*Work order*. Line by line, transcribe the data shown below.

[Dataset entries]
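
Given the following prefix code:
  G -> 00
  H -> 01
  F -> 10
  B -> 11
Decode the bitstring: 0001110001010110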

*Problem solution*.
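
Given the following prefix code:
  G -> 00
  H -> 01
  F -> 10
  B -> 11
Decode the bitstring: 0001110001010110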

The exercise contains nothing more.